### TASK DESCRIPTION
Copy out the records so that each line matches the original.
────────
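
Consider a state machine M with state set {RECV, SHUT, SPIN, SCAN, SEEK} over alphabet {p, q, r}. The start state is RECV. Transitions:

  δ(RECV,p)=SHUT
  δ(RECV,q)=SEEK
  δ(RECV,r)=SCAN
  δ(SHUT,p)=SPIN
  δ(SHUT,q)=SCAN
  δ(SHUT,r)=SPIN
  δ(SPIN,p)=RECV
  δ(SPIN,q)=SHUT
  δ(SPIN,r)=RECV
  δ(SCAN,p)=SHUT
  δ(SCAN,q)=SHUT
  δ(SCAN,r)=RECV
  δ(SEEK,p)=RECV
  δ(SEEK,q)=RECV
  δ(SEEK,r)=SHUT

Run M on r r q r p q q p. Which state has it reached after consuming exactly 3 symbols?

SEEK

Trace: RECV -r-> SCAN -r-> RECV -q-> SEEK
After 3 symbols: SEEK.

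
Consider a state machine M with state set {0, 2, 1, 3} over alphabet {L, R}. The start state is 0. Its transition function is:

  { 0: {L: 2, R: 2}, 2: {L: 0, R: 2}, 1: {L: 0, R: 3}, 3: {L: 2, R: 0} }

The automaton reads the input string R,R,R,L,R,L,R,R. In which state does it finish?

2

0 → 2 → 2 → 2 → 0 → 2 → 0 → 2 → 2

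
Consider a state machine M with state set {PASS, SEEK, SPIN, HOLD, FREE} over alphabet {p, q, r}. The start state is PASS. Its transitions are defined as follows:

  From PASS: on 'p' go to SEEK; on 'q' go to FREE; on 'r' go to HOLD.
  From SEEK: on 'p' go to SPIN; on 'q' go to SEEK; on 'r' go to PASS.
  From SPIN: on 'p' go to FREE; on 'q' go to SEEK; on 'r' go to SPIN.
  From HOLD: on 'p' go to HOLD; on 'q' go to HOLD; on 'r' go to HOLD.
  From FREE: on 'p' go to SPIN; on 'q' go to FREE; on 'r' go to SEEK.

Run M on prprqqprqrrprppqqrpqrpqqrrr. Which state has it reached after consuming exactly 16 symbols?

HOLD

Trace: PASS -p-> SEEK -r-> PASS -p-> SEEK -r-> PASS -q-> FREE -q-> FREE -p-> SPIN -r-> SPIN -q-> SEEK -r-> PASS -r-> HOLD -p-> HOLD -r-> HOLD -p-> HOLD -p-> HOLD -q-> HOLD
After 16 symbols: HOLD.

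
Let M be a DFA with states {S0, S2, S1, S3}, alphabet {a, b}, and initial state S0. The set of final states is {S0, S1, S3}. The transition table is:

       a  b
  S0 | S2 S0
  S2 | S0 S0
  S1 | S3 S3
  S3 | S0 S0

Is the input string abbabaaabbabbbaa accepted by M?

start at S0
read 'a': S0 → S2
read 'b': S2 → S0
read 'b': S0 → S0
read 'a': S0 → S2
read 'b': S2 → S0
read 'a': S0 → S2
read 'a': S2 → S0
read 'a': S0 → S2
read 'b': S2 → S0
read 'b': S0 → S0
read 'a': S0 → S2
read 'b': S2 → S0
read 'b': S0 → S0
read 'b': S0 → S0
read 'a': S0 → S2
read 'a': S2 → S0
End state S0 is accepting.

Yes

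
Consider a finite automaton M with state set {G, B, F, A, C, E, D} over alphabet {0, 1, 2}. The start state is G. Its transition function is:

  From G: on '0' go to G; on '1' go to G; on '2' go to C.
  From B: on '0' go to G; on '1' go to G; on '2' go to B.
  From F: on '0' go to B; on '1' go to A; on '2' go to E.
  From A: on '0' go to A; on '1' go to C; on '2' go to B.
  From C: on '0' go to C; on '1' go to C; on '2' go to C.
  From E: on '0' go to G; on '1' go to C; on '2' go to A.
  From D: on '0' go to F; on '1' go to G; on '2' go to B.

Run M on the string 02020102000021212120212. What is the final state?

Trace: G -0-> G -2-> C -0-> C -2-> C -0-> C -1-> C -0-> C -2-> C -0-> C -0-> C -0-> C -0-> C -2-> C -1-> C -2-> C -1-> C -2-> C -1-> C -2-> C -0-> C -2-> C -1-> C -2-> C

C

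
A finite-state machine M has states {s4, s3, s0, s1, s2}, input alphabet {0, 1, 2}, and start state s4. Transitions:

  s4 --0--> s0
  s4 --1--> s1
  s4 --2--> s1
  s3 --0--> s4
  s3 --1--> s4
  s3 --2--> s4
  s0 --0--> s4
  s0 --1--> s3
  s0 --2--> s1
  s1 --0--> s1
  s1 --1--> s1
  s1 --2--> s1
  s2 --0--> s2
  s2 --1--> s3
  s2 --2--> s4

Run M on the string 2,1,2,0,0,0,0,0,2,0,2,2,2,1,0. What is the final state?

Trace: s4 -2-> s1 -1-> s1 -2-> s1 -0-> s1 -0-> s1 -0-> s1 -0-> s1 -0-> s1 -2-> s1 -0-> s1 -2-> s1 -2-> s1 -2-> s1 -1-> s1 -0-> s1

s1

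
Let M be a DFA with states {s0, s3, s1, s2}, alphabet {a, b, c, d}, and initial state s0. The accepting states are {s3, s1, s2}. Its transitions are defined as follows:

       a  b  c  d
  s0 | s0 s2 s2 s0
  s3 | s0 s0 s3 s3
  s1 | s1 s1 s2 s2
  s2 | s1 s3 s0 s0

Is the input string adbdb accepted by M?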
────────
### COMPLETED TASK
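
Consider a state machine M with state set {RECV, SHUT, SPIN, SCAN, SEEK} over alphabet {p, q, r}. The start state is RECV. Transitions:

  δ(RECV,p)=SHUT
  δ(RECV,q)=SEEK
  δ(RECV,r)=SCAN
  δ(SHUT,p)=SPIN
  δ(SHUT,q)=SCAN
  δ(SHUT,r)=SPIN
  δ(SPIN,p)=RECV
  δ(SPIN,q)=SHUT
  δ(SPIN,r)=RECV
  δ(SCAN,p)=SHUT
  δ(SCAN,q)=SHUT
  δ(SCAN,r)=RECV
  δ(SEEK,p)=RECV
  δ(SEEK,q)=RECV
  δ(SEEK,r)=SHUT

Run M on r r q r p q q p. Which state has it reached after consuming exactly 3 symbols?

SEEK

Trace: RECV -r-> SCAN -r-> RECV -q-> SEEK
After 3 symbols: SEEK.

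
Consider a state machine M with state set {0, 2, 1, 3} over alphabet {L, R}. The start state is 0. Its transition function is:

  { 0: {L: 2, R: 2}, 2: {L: 0, R: 2}, 1: {L: 0, R: 3}, 3: {L: 2, R: 0} }

The automaton reads the input string R,R,R,L,R,L,R,R. In which state does it finish?

2

0 → 2 → 2 → 2 → 0 → 2 → 0 → 2 → 2

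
Consider a state machine M with state set {PASS, SEEK, SPIN, HOLD, FREE} over alphabet {p, q, r}. The start state is PASS. Its transitions are defined as follows:

  From PASS: on 'p' go to SEEK; on 'q' go to FREE; on 'r' go to HOLD.
  From SEEK: on 'p' go to SPIN; on 'q' go to SEEK; on 'r' go to PASS.
  From SPIN: on 'p' go to FREE; on 'q' go to SEEK; on 'r' go to SPIN.
  From HOLD: on 'p' go to HOLD; on 'q' go to HOLD; on 'r' go to HOLD.
  From FREE: on 'p' go to SPIN; on 'q' go to FREE; on 'r' go to SEEK.

Run M on prprqqprqrrprppqqrpqrpqqrrr. Which state has it reached after consuming exactly 16 symbols?

HOLD

Trace: PASS -p-> SEEK -r-> PASS -p-> SEEK -r-> PASS -q-> FREE -q-> FREE -p-> SPIN -r-> SPIN -q-> SEEK -r-> PASS -r-> HOLD -p-> HOLD -r-> HOLD -p-> HOLD -p-> HOLD -q-> HOLD
After 16 symbols: HOLD.

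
Let M be a DFA with states {S0, S2, S1, S3}, alphabet {a, b}, and initial state S0. The set of final states is {S0, S1, S3}. The transition table is:

       a  b
  S0 | S2 S0
  S2 | S0 S0
  S1 | S3 S3
  S3 | S0 S0

Is the input string abbabaaabbabbbaa accepted by M?

start at S0
read 'a': S0 → S2
read 'b': S2 → S0
read 'b': S0 → S0
read 'a': S0 → S2
read 'b': S2 → S0
read 'a': S0 → S2
read 'a': S2 → S0
read 'a': S0 → S2
read 'b': S2 → S0
read 'b': S0 → S0
read 'a': S0 → S2
read 'b': S2 → S0
read 'b': S0 → S0
read 'b': S0 → S0
read 'a': S0 → S2
read 'a': S2 → S0
End state S0 is accepting.

Yes

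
Consider a finite automaton M with state set {G, B, F, A, C, E, D} over alphabet {0, 1, 2}. The start state is G. Its transition function is:

  From G: on '0' go to G; on '1' go to G; on '2' go to C.
  From B: on '0' go to G; on '1' go to G; on '2' go to B.
  From F: on '0' go to B; on '1' go to A; on '2' go to E.
  From A: on '0' go to A; on '1' go to C; on '2' go to B.
  From C: on '0' go to C; on '1' go to C; on '2' go to C.
  From E: on '0' go to G; on '1' go to C; on '2' go to A.
  From D: on '0' go to F; on '1' go to G; on '2' go to B.

Run M on the string 02020102000021212120212. What is the final state?

Trace: G -0-> G -2-> C -0-> C -2-> C -0-> C -1-> C -0-> C -2-> C -0-> C -0-> C -0-> C -0-> C -2-> C -1-> C -2-> C -1-> C -2-> C -1-> C -2-> C -0-> C -2-> C -1-> C -2-> C

C

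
A finite-state machine M has states {s4, s3, s0, s1, s2}, input alphabet {0, 1, 2}, and start state s4. Transitions:

  s4 --0--> s0
  s4 --1--> s1
  s4 --2--> s1
  s3 --0--> s4
  s3 --1--> s4
  s3 --2--> s4
  s0 --0--> s4
  s0 --1--> s3
  s0 --2--> s1
  s1 --0--> s1
  s1 --1--> s1
  s1 --2--> s1
  s2 --0--> s2
  s2 --1--> s3
  s2 --2--> s4

Run M on the string 2,1,2,0,0,0,0,0,2,0,2,2,2,1,0. What is the final state?

Trace: s4 -2-> s1 -1-> s1 -2-> s1 -0-> s1 -0-> s1 -0-> s1 -0-> s1 -0-> s1 -2-> s1 -0-> s1 -2-> s1 -2-> s1 -2-> s1 -1-> s1 -0-> s1

s1

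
Let M be a DFA with states {s0, s3, s1, s2}, alphabet {a, b, c, d}, and initial state s0. The accepting states are {s3, s1, s2}. Its transitions are defined as follows:

       a  b  c  d
  s0 | s0 s2 s2 s0
  s3 | s0 s0 s3 s3
  s1 | s1 s1 s2 s2
  s2 | s1 s3 s0 s0

Is the input string adbdb accepted by M?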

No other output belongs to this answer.